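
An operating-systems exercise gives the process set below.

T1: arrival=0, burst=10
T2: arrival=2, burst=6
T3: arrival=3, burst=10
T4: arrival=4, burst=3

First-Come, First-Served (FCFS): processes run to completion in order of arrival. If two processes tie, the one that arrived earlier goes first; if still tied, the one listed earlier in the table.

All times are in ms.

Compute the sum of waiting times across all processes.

Gantt: | T1 0-10 | T2 10-16 | T3 16-26 | T4 26-29 |
Completion: T1=10  T2=16  T3=26  T4=29
Turnaround (C−A): T1=10  T2=14  T3=23  T4=25
Waiting = turnaround − burst: T1=0, T2=8, T3=13, T4=22
Total waiting = 0 + 8 + 13 + 22 = 43

43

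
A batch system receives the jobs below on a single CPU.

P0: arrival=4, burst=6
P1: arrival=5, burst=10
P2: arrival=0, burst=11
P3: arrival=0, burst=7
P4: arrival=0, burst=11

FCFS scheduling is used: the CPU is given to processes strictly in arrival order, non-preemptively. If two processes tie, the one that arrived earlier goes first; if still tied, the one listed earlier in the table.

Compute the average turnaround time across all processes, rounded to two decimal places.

Gantt: | P2 0-11 | P3 11-18 | P4 18-29 | P0 29-35 | P1 35-45 |
Completion: P0=35  P1=45  P2=11  P3=18  P4=29
Turnaround (C−A): P0=31  P1=40  P2=11  P3=18  P4=29
Turnaround times: P0=31, P1=40, P2=11, P3=18, P4=29
Average turnaround = (31+40+11+18+29) / 5 = 129/5 = 25.80

25.80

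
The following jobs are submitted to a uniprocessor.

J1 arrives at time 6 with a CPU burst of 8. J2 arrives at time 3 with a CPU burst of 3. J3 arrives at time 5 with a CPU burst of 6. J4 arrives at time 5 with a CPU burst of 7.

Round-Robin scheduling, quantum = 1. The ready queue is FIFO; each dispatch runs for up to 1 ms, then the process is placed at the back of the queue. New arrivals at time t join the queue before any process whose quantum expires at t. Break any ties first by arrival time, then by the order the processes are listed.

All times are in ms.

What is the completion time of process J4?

25

Schedule: | idle 0-3 | J2 3-5 | J3 5-6 | J4 6-7 | J2 7-8 | J1 8-9 | J3 9-10 | J4 10-11 | J1 11-12 | J3 12-13 | J4 13-14 | J1 14-15 | J3 15-16 | J4 16-17 | J1 17-18 | J3 18-19 | J4 19-20 | J1 20-21 | J3 21-22 | J4 22-23 | J1 23-24 | J4 24-25 | J1 25-27 |
Completion: J1=27  J2=8  J3=22  J4=25
Turnaround (C−A): J1=21  J2=5  J3=17  J4=20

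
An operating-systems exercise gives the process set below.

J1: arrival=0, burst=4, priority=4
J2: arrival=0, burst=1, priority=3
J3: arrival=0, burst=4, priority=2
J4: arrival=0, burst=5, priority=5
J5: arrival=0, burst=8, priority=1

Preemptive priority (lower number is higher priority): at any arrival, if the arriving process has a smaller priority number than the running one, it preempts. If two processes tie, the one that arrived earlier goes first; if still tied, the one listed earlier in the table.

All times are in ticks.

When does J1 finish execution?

17

Gantt: | J5 0-8 | J3 8-12 | J2 12-13 | J1 13-17 | J4 17-22 |
Completion: J1=17  J2=13  J3=12  J4=22  J5=8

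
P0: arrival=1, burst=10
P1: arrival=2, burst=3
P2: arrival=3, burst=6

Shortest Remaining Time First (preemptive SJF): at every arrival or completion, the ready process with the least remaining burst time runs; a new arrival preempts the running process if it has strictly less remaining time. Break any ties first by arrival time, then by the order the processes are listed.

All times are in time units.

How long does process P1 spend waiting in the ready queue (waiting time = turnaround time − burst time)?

0

Gantt: | idle 0-1 | P0 1-2 | P1 2-5 | P2 5-11 | P0 11-20 |
Completion: P0=20  P1=5  P2=11
Waiting(P1) = turnaround − burst = 3 − 3 = 0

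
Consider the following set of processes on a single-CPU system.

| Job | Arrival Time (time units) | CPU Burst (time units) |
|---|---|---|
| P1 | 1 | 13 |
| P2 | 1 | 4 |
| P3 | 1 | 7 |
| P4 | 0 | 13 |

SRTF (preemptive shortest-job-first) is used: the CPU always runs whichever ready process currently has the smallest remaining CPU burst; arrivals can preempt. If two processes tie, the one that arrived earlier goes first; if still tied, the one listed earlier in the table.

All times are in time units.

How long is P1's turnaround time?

36

Gantt: | P4 0-1 | P2 1-5 | P3 5-12 | P4 12-24 | P1 24-37 |
Completion: P1=37  P2=5  P3=12  P4=24
Turnaround(P1) = completion − arrival = 37 − 1 = 36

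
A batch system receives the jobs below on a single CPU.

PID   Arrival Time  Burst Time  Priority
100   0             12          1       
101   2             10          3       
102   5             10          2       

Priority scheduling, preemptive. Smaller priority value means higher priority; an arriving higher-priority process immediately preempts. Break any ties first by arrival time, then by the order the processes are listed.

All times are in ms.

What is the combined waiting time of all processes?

27

Timeline: | 100 0-12 | 102 12-22 | 101 22-32 |
Completion: 100=12  101=32  102=22
Waiting = turnaround − burst: 100=0, 101=20, 102=7
Total waiting = 0 + 20 + 7 = 27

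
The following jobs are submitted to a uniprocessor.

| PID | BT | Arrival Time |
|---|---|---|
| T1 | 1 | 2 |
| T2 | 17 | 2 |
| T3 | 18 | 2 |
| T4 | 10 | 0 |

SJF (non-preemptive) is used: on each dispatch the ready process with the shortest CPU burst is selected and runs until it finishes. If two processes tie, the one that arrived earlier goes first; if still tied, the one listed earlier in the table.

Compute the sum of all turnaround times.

Timeline: | T4 0-10 | T1 10-11 | T2 11-28 | T3 28-46 |
Completion: T1=11  T2=28  T3=46  T4=10
Turnaround (C−A): T1=9  T2=26  T3=44  T4=10
Turnaround = completion − arrival: T1=9, T2=26, T3=44, T4=10
Total turnaround = 9 + 26 + 44 + 10 = 89

89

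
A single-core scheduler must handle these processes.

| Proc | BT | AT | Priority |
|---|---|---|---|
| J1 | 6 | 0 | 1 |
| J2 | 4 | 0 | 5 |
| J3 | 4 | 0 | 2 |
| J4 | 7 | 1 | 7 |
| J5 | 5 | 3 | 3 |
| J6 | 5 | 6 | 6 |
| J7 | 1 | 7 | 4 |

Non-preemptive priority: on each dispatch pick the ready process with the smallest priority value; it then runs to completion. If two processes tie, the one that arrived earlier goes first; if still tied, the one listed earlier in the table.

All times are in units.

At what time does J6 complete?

25

Schedule: | J1 0-6 | J3 6-10 | J5 10-15 | J7 15-16 | J2 16-20 | J6 20-25 | J4 25-32 |
Completion: J1=6  J2=20  J3=10  J4=32  J5=15  J6=25  J7=16
Turnaround (C−A): J1=6  J2=20  J3=10  J4=31  J5=12  J6=19  J7=9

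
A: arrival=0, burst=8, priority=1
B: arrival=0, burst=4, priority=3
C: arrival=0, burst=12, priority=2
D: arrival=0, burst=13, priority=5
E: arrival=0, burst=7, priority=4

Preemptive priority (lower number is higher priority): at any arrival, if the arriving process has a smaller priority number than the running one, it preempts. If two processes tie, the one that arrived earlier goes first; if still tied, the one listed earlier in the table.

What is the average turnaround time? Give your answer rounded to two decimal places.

25.40

Gantt: | A 0-8 | C 8-20 | B 20-24 | E 24-31 | D 31-44 |
Completion: A=8  B=24  C=20  D=44  E=31
Turnaround (C−A): A=8  B=24  C=20  D=44  E=31
Turnaround times: A=8, B=24, C=20, D=44, E=31
Average turnaround = (8+24+20+44+31) / 5 = 127/5 = 25.40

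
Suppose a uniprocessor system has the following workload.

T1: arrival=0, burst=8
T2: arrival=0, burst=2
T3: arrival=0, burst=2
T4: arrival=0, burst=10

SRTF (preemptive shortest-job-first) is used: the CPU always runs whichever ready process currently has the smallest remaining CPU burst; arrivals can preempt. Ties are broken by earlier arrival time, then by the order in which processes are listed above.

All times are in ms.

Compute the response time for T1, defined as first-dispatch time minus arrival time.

4

Schedule: | T2 0-2 | T3 2-4 | T1 4-12 | T4 12-22 |
Completion: T1=12  T2=2  T3=4  T4=22
Turnaround (C−A): T1=12  T2=2  T3=4  T4=22
Response(T1) = first start − arrival = 4 − 0 = 4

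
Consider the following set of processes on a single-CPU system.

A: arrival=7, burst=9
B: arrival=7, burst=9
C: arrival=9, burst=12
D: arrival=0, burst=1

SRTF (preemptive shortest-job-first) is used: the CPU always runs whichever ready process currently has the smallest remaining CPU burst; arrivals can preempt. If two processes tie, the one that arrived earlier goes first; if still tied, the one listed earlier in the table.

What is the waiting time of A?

0

Schedule: | D 0-1 | idle 1-7 | A 7-16 | B 16-25 | C 25-37 |
Completion: A=16  B=25  C=37  D=1
Turnaround (C−A): A=9  B=18  C=28  D=1
Waiting(A) = turnaround − burst = 9 − 9 = 0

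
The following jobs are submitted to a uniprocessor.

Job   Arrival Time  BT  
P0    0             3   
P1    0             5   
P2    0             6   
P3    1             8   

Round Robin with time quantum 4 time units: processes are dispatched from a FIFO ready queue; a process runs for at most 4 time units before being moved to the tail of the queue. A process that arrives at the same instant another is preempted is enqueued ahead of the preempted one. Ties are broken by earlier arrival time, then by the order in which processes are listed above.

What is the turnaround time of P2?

18

Schedule: | P0 0-3 | P1 3-7 | P2 7-11 | P3 11-15 | P1 15-16 | P2 16-18 | P3 18-22 |
Completion: P0=3  P1=16  P2=18  P3=22
Turnaround (C−A): P0=3  P1=16  P2=18  P3=21
Turnaround(P2) = completion − arrival = 18 − 0 = 18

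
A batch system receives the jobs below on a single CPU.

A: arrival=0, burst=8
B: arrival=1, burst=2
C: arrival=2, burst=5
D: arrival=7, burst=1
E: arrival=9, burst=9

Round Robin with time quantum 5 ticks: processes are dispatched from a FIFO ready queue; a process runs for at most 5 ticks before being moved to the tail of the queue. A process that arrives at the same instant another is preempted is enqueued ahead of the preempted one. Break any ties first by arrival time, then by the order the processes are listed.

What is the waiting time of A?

Timeline: | A 0-5 | B 5-7 | C 7-12 | A 12-15 | D 15-16 | E 16-25 |
Completion: A=15  B=7  C=12  D=16  E=25
Waiting(A) = turnaround − burst = 15 − 8 = 7

7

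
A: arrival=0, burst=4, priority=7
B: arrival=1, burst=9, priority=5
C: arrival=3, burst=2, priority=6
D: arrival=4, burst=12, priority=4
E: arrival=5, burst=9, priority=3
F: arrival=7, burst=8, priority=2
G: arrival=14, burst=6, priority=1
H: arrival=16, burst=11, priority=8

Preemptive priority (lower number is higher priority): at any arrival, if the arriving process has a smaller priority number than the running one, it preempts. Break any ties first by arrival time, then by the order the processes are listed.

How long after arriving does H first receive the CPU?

34

Schedule: | A 0-1 | B 1-4 | D 4-5 | E 5-7 | F 7-14 | G 14-20 | F 20-21 | E 21-28 | D 28-39 | B 39-45 | C 45-47 | A 47-50 | H 50-61 |
Completion: A=50  B=45  C=47  D=39  E=28  F=21  G=20  H=61
Turnaround (C−A): A=50  B=44  C=44  D=35  E=23  F=14  G=6  H=45
Response(H) = first start − arrival = 50 − 16 = 34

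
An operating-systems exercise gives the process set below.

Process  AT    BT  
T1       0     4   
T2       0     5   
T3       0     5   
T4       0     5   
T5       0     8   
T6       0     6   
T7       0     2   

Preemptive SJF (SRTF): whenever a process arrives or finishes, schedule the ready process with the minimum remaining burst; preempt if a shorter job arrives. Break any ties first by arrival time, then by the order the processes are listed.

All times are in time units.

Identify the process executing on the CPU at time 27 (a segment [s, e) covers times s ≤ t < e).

Gantt: | T7 0-2 | T1 2-6 | T2 6-11 | T3 11-16 | T4 16-21 | T6 21-27 | T5 27-35 |
Completion: T1=6  T2=11  T3=16  T4=21  T5=35  T6=27  T7=2

T5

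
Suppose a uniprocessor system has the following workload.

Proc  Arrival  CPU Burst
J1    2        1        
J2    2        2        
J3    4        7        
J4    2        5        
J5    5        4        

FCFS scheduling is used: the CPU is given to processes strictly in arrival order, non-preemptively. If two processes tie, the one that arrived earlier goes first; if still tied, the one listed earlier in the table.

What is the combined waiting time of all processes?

22

Gantt: | idle 0-2 | J1 2-3 | J2 3-5 | J4 5-10 | J3 10-17 | J5 17-21 |
Completion: J1=3  J2=5  J3=17  J4=10  J5=21
Turnaround (C−A): J1=1  J2=3  J3=13  J4=8  J5=16
Waiting = turnaround − burst: J1=0, J2=1, J3=6, J4=3, J5=12
Total waiting = 0 + 1 + 6 + 3 + 12 = 22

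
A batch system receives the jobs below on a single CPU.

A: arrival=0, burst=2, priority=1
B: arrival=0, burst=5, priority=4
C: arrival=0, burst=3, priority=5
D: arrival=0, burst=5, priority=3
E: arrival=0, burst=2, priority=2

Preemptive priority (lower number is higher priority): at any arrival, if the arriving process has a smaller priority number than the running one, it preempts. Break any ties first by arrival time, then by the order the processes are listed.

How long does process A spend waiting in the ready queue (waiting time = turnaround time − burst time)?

Gantt: | A 0-2 | E 2-4 | D 4-9 | B 9-14 | C 14-17 |
Completion: A=2  B=14  C=17  D=9  E=4
Waiting(A) = turnaround − burst = 2 − 2 = 0

0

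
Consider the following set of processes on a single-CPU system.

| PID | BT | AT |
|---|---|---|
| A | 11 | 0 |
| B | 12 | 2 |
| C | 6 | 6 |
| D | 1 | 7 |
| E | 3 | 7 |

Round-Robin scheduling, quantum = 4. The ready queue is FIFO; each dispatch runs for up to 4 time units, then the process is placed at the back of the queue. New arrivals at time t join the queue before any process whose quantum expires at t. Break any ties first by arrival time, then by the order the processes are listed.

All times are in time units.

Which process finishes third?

A

Timeline: | A 0-4 | B 4-8 | A 8-12 | C 12-16 | D 16-17 | E 17-20 | B 20-24 | A 24-27 | C 27-29 | B 29-33 |
Completion: A=27  B=33  C=29  D=17  E=20
Turnaround (C−A): A=27  B=31  C=23  D=10  E=13
Finish order: D → E → A → C → B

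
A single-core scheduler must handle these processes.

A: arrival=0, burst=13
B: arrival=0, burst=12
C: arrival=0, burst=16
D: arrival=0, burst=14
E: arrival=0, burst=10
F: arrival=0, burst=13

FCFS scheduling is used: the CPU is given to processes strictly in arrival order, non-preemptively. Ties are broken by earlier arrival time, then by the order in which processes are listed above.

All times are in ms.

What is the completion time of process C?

41

Gantt: | A 0-13 | B 13-25 | C 25-41 | D 41-55 | E 55-65 | F 65-78 |
Completion: A=13  B=25  C=41  D=55  E=65  F=78
Turnaround (C−A): A=13  B=25  C=41  D=55  E=65  F=78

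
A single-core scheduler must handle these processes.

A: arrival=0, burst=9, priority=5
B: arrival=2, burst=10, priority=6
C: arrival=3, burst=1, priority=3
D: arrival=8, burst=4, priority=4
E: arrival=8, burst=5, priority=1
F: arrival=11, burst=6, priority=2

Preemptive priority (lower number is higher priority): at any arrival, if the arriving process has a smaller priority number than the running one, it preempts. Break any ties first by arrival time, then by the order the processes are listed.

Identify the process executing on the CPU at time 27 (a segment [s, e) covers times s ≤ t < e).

Gantt: | A 0-3 | C 3-4 | A 4-8 | E 8-13 | F 13-19 | D 19-23 | A 23-25 | B 25-35 |
Completion: A=25  B=35  C=4  D=23  E=13  F=19

B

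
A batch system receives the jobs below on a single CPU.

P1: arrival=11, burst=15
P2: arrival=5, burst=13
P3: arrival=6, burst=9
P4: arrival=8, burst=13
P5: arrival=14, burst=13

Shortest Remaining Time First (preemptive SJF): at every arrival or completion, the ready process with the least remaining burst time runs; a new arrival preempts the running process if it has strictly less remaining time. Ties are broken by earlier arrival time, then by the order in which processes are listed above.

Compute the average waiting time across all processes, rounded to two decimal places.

Timeline: | idle 0-5 | P2 5-6 | P3 6-15 | P2 15-27 | P4 27-40 | P5 40-53 | P1 53-68 |
Completion: P1=68  P2=27  P3=15  P4=40  P5=53
Waiting times: P1=42, P2=9, P3=0, P4=19, P5=26
Average waiting = (42+9+0+19+26) / 5 = 96/5 = 19.20

19.20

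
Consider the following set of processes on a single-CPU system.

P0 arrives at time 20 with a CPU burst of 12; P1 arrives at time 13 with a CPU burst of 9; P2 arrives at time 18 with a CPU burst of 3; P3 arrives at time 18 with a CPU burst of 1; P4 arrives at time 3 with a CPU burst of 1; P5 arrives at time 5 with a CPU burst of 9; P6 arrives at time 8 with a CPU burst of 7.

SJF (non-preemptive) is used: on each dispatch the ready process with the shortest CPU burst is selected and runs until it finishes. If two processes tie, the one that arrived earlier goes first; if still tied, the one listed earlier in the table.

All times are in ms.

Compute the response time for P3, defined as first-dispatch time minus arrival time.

Schedule: | idle 0-3 | P4 3-4 | idle 4-5 | P5 5-14 | P6 14-21 | P3 21-22 | P2 22-25 | P1 25-34 | P0 34-46 |
Completion: P0=46  P1=34  P2=25  P3=22  P4=4  P5=14  P6=21
Turnaround (C−A): P0=26  P1=21  P2=7  P3=4  P4=1  P5=9  P6=13
Response(P3) = first start − arrival = 21 − 18 = 3

3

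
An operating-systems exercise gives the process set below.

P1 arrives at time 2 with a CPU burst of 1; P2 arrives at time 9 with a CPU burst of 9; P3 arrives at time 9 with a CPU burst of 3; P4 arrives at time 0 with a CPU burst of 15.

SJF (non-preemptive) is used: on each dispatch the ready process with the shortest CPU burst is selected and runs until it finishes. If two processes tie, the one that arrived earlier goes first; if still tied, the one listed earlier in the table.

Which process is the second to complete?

Schedule: | P4 0-15 | P1 15-16 | P3 16-19 | P2 19-28 |
Completion: P1=16  P2=28  P3=19  P4=15
Finish order: P4 → P1 → P3 → P2

P1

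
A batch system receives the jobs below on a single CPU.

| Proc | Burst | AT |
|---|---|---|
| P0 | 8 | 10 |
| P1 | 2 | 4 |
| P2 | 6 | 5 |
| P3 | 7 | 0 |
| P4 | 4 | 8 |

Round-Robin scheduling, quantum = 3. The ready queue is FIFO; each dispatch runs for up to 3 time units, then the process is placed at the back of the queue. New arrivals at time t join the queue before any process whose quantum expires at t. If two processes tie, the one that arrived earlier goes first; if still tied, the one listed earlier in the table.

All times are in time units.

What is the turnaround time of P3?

Schedule: | P3 0-6 | P1 6-8 | P2 8-11 | P3 11-12 | P4 12-15 | P0 15-18 | P2 18-21 | P4 21-22 | P0 22-27 |
Completion: P0=27  P1=8  P2=21  P3=12  P4=22
Turnaround(P3) = completion − arrival = 12 − 0 = 12

12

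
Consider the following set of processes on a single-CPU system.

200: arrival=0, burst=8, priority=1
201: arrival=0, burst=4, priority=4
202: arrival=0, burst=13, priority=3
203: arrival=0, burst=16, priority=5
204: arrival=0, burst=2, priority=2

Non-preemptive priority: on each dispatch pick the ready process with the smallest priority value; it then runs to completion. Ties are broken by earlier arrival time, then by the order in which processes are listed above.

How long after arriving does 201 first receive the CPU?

23

Schedule: | 200 0-8 | 204 8-10 | 202 10-23 | 201 23-27 | 203 27-43 |
Completion: 200=8  201=27  202=23  203=43  204=10
Turnaround (C−A): 200=8  201=27  202=23  203=43  204=10
Response(201) = first start − arrival = 23 − 0 = 23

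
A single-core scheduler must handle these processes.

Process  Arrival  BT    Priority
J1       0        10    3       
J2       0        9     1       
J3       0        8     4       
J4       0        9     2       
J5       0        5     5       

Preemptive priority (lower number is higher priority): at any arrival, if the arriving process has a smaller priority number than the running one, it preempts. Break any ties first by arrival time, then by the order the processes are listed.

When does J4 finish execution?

18

Timeline: | J2 0-9 | J4 9-18 | J1 18-28 | J3 28-36 | J5 36-41 |
Completion: J1=28  J2=9  J3=36  J4=18  J5=41
Turnaround (C−A): J1=28  J2=9  J3=36  J4=18  J5=41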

# Required action
Scan the listing and report each line where the word "ticks" shows up.

# Answer section
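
All times are in ticks.
Round Robin with time quantum 5 ticks: processes are dispatched from a FIFO ready queue; a process runs for at most 5 ticks before being moved to the tail of the queue. A process that arrives at the same instant another is preempted is enqueued ahead of the preempted one. Break any ties first by arrival time, then by the order the processes are listed.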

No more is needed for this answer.